WHAT TO PRODUCE: Every single entry should be printed exactly.

DATA TO PROCESS:
####

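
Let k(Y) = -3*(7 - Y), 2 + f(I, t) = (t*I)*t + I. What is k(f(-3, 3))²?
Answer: 13689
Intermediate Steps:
f(I, t) = -2 + I + I*t² (f(I, t) = -2 + ((t*I)*t + I) = -2 + ((I*t)*t + I) = -2 + (I*t² + I) = -2 + (I + I*t²) = -2 + I + I*t²)
k(Y) = -21 + 3*Y
k(f(-3, 3))² = (-21 + 3*(-2 - 3 - 3*3²))² = (-21 + 3*(-2 - 3 - 3*9))² = (-21 + 3*(-2 - 3 - 27))² = (-21 + 3*(-32))² = (-21 - 96)² = (-117)² = 13689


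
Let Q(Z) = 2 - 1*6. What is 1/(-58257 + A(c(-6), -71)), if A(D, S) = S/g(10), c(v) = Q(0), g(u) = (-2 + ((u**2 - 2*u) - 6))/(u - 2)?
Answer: -9/524384 ≈ -1.7163e-5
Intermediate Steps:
Q(Z) = -4 (Q(Z) = 2 - 6 = -4)
g(u) = (-8 + u**2 - 2*u)/(-2 + u) (g(u) = (-2 + (-6 + u**2 - 2*u))/(-2 + u) = (-8 + u**2 - 2*u)/(-2 + u))
c(v) = -4
A(D, S) = S/9 (A(D, S) = S/(((-8 + 10**2 - 2*10)/(-2 + 10))) = S/(((-8 + 100 - 20)/8)) = S/(((1/8)*72)) = S/9)
1/(-58257 + A(c(-6), -71)) = 1/(-58257 + (1/9)*(-71)) = 1/(-58257 - 71/9) = 1/(-524384/9) = -9/524384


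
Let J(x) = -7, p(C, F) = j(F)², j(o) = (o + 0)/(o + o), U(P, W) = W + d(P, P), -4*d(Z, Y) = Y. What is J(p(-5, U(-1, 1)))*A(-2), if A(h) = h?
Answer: 14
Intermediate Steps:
d(Z, Y) = -Y/4
U(P, W) = W - P/4
j(o) = ½ (j(o) = o/((2*o)) = o*(1/(2*o)) = ½)
p(C, F) = ¼ (p(C, F) = (½)² = ¼)
J(p(-5, U(-1, 1)))*A(-2) = -7*(-2) = 14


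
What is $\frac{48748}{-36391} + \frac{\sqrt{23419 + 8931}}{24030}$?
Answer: $- \frac{48748}{36391} + \frac{\sqrt{1294}}{4806} \approx -1.3321$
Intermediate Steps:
$\frac{48748}{-36391} + \frac{\sqrt{23419 + 8931}}{24030} = 48748 \left(- \frac{1}{36391}\right) + \sqrt{32350} \cdot \frac{1}{24030} = - \frac{48748}{36391} + 5 \sqrt{1294} \cdot \frac{1}{24030} = - \frac{48748}{36391} + \frac{\sqrt{1294}}{4806}$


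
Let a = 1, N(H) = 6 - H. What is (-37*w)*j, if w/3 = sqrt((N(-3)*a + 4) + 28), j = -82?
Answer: 9102*sqrt(41) ≈ 58281.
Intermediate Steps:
w = 3*sqrt(41) (w = 3*sqrt(((6 - 1*(-3))*1 + 4) + 28) = 3*sqrt(((6 + 3)*1 + 4) + 28) = 3*sqrt((9*1 + 4) + 28) = 3*sqrt((9 + 4) + 28) = 3*sqrt(13 + 28) = 3*sqrt(41) ≈ 19.209)
(-37*w)*j = -111*sqrt(41)*(-82) = 9102*sqrt(41)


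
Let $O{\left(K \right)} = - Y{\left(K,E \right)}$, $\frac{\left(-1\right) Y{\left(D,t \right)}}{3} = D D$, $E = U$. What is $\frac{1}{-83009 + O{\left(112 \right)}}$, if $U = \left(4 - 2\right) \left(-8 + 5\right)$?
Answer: $- \frac{1}{45377} \approx -2.2038 \cdot 10^{-5}$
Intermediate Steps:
$U = -6$ ($U = 2 \left(-3\right) = -6$)
$E = -6$
$Y{\left(D,t \right)} = - 3 D^{2}$ ($Y{\left(D,t \right)} = - 3 D D = - 3 D^{2}$)
$O{\left(K \right)} = 3 K^{2}$ ($O{\left(K \right)} = - \left(-3\right) K^{2} = 3 K^{2}$)
$\frac{1}{-83009 + O{\left(112 \right)}} = \frac{1}{-83009 + 3 \cdot 112^{2}} = \frac{1}{-83009 + 3 \cdot 12544} = \frac{1}{-83009 + 37632} = \frac{1}{-45377} = - \frac{1}{45377}$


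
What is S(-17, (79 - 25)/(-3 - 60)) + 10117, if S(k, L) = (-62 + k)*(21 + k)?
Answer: 9801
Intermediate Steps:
S(-17, (79 - 25)/(-3 - 60)) + 10117 = (-1302 + (-17)**2 - 41*(-17)) + 10117 = (-1302 + 289 + 697) + 10117 = -316 + 10117 = 9801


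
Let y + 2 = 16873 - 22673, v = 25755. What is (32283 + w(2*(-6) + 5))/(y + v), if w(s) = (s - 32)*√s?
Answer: 3587/2217 - 13*I*√7/6651 ≈ 1.618 - 0.0051714*I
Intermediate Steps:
y = -5802 (y = -2 + (16873 - 22673) = -2 - 5800 = -5802)
w(s) = √s*(-32 + s) (w(s) = (-32 + s)*√s = √s*(-32 + s))
(32283 + w(2*(-6) + 5))/(y + v) = (32283 + √(2*(-6) + 5)*(-32 + (2*(-6) + 5)))/(-5802 + 25755) = (32283 + √(-12 + 5)*(-32 + (-12 + 5)))/19953 = (32283 + √(-7)*(-32 - 7))*(1/19953) = (32283 + (I*√7)*(-39))*(1/19953) = (32283 - 39*I*√7)*(1/19953) = 3587/2217 - 13*I*√7/6651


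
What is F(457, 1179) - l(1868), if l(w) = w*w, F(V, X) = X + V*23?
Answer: -3477734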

####

EXPECTED OUTPUT:
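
Let k(Y) = -3*(7 - Y), 2 + f(I, t) = (t*I)*t + I. What is k(f(-3, 3))²?
Answer: 13689
Intermediate Steps:
f(I, t) = -2 + I + I*t² (f(I, t) = -2 + ((t*I)*t + I) = -2 + ((I*t)*t + I) = -2 + (I*t² + I) = -2 + (I + I*t²) = -2 + I + I*t²)
k(Y) = -21 + 3*Y
k(f(-3, 3))² = (-21 + 3*(-2 - 3 - 3*3²))² = (-21 + 3*(-2 - 3 - 3*9))² = (-21 + 3*(-2 - 3 - 27))² = (-21 + 3*(-32))² = (-21 - 96)² = (-117)² = 13689


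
Let Q(Z) = 2 - 1*6. What is 1/(-58257 + A(c(-6), -71)), if A(D, S) = S/g(10), c(v) = Q(0), g(u) = (-2 + ((u**2 - 2*u) - 6))/(u - 2)?
Answer: -9/524384 ≈ -1.7163e-5
Intermediate Steps:
Q(Z) = -4 (Q(Z) = 2 - 6 = -4)
g(u) = (-8 + u**2 - 2*u)/(-2 + u) (g(u) = (-2 + (-6 + u**2 - 2*u))/(-2 + u) = (-8 + u**2 - 2*u)/(-2 + u))
c(v) = -4
A(D, S) = S/9 (A(D, S) = S/(((-8 + 10**2 - 2*10)/(-2 + 10))) = S/(((-8 + 100 - 20)/8)) = S/(((1/8)*72)) = S/9)
1/(-58257 + A(c(-6), -71)) = 1/(-58257 + (1/9)*(-71)) = 1/(-58257 - 71/9) = 1/(-524384/9) = -9/524384


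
Let J(x) = -7, p(C, F) = j(F)², j(o) = (o + 0)/(o + o), U(P, W) = W + d(P, P), -4*d(Z, Y) = Y. What is J(p(-5, U(-1, 1)))*A(-2), if A(h) = h?
Answer: 14
Intermediate Steps:
d(Z, Y) = -Y/4
U(P, W) = W - P/4
j(o) = ½ (j(o) = o/((2*o)) = o*(1/(2*o)) = ½)
p(C, F) = ¼ (p(C, F) = (½)² = ¼)
J(p(-5, U(-1, 1)))*A(-2) = -7*(-2) = 14


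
What is $\frac{48748}{-36391} + \frac{\sqrt{23419 + 8931}}{24030}$?
Answer: $- \frac{48748}{36391} + \frac{\sqrt{1294}}{4806} \approx -1.3321$
Intermediate Steps:
$\frac{48748}{-36391} + \frac{\sqrt{23419 + 8931}}{24030} = 48748 \left(- \frac{1}{36391}\right) + \sqrt{32350} \cdot \frac{1}{24030} = - \frac{48748}{36391} + 5 \sqrt{1294} \cdot \frac{1}{24030} = - \frac{48748}{36391} + \frac{\sqrt{1294}}{4806}$


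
Let a = 1, N(H) = 6 - H. What is (-37*w)*j, if w/3 = sqrt((N(-3)*a + 4) + 28), j = -82?
Answer: 9102*sqrt(41) ≈ 58281.
Intermediate Steps:
w = 3*sqrt(41) (w = 3*sqrt(((6 - 1*(-3))*1 + 4) + 28) = 3*sqrt(((6 + 3)*1 + 4) + 28) = 3*sqrt((9*1 + 4) + 28) = 3*sqrt((9 + 4) + 28) = 3*sqrt(13 + 28) = 3*sqrt(41) ≈ 19.209)
(-37*w)*j = -111*sqrt(41)*(-82) = 9102*sqrt(41)


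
Let $O{\left(K \right)} = - Y{\left(K,E \right)}$, $\frac{\left(-1\right) Y{\left(D,t \right)}}{3} = D D$, $E = U$. What is $\frac{1}{-83009 + O{\left(112 \right)}}$, if $U = \left(4 - 2\right) \left(-8 + 5\right)$?
Answer: $- \frac{1}{45377} \approx -2.2038 \cdot 10^{-5}$
Intermediate Steps:
$U = -6$ ($U = 2 \left(-3\right) = -6$)
$E = -6$
$Y{\left(D,t \right)} = - 3 D^{2}$ ($Y{\left(D,t \right)} = - 3 D D = - 3 D^{2}$)
$O{\left(K \right)} = 3 K^{2}$ ($O{\left(K \right)} = - \left(-3\right) K^{2} = 3 K^{2}$)
$\frac{1}{-83009 + O{\left(112 \right)}} = \frac{1}{-83009 + 3 \cdot 112^{2}} = \frac{1}{-83009 + 3 \cdot 12544} = \frac{1}{-83009 + 37632} = \frac{1}{-45377} = - \frac{1}{45377}$


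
What is S(-17, (79 - 25)/(-3 - 60)) + 10117, if S(k, L) = (-62 + k)*(21 + k)?
Answer: 9801
Intermediate Steps:
S(-17, (79 - 25)/(-3 - 60)) + 10117 = (-1302 + (-17)**2 - 41*(-17)) + 10117 = (-1302 + 289 + 697) + 10117 = -316 + 10117 = 9801


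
Let y + 2 = 16873 - 22673, v = 25755. What is (32283 + w(2*(-6) + 5))/(y + v), if w(s) = (s - 32)*√s?
Answer: 3587/2217 - 13*I*√7/6651 ≈ 1.618 - 0.0051714*I
Intermediate Steps:
y = -5802 (y = -2 + (16873 - 22673) = -2 - 5800 = -5802)
w(s) = √s*(-32 + s) (w(s) = (-32 + s)*√s = √s*(-32 + s))
(32283 + w(2*(-6) + 5))/(y + v) = (32283 + √(2*(-6) + 5)*(-32 + (2*(-6) + 5)))/(-5802 + 25755) = (32283 + √(-12 + 5)*(-32 + (-12 + 5)))/19953 = (32283 + √(-7)*(-32 - 7))*(1/19953) = (32283 + (I*√7)*(-39))*(1/19953) = (32283 - 39*I*√7)*(1/19953) = 3587/2217 - 13*I*√7/6651


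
What is F(457, 1179) - l(1868), if l(w) = w*w, F(V, X) = X + V*23?
Answer: -3477734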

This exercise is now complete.